§ Exercise details
Down to the last line, restate the listing below exactly.

§ Records
*****

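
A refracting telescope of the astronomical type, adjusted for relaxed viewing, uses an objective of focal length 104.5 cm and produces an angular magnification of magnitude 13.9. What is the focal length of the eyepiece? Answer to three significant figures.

7.52 cm

|M| = f_obj/f_eye, so f_eye = f_obj/|M| = 104.5/13.9 = 7.518 cm.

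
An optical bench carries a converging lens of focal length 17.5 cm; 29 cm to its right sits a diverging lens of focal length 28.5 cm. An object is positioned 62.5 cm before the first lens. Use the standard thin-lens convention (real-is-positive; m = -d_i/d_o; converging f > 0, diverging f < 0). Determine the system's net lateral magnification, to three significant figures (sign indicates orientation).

-0.334

Applying the thin-lens equation to the first lens, 1/17.5 = 1/62.5 + 1/d_i1, which gives d_i1 = 24.306 cm.
Its lateral magnification is m_1 = -d_i1/d_o1 = -(24.306)/62.5 = -0.3889.
The intermediate image is 24.306 cm to the right of lens 1, so d_o2 = L - d_i1 = 29 - 24.306 = 4.694 cm.
Applying the thin-lens equation again with f_2 = -28.5 cm and d_o2 = 4.694 cm gives d_i2 = -4.031 cm.
m_2 = -(-4.031)/(4.694) = 0.8586.
The system's lateral magnification is m_1 m_2 = (-0.3889)(0.8586) = -0.3339.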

*****

§ Output of the task
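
A refracting telescope of the astronomical type, adjusted for relaxed viewing, uses an objective of focal length 104.5 cm and produces an angular magnification of magnitude 13.9. What is the focal length of the eyepiece? Answer to three significant figures.

7.52 cm

|M| = f_obj/f_eye, so f_eye = f_obj/|M| = 104.5/13.9 = 7.518 cm.

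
An optical bench carries a converging lens of focal length 17.5 cm; 29 cm to its right sits a diverging lens of focal length 28.5 cm. An object is positioned 62.5 cm before the first lens. Use the standard thin-lens convention (real-is-positive; m = -d_i/d_o; converging f > 0, diverging f < 0). Determine the system's net lateral magnification, to three significant figures (sign indicates orientation).

-0.334

Applying the thin-lens equation to the first lens, 1/17.5 = 1/62.5 + 1/d_i1, which gives d_i1 = 24.306 cm.
Its lateral magnification is m_1 = -d_i1/d_o1 = -(24.306)/62.5 = -0.3889.
The intermediate image is 24.306 cm to the right of lens 1, so d_o2 = L - d_i1 = 29 - 24.306 = 4.694 cm.
Applying the thin-lens equation again with f_2 = -28.5 cm and d_o2 = 4.694 cm gives d_i2 = -4.031 cm.
m_2 = -(-4.031)/(4.694) = 0.8586.
The system's lateral magnification is m_1 m_2 = (-0.3889)(0.8586) = -0.3339.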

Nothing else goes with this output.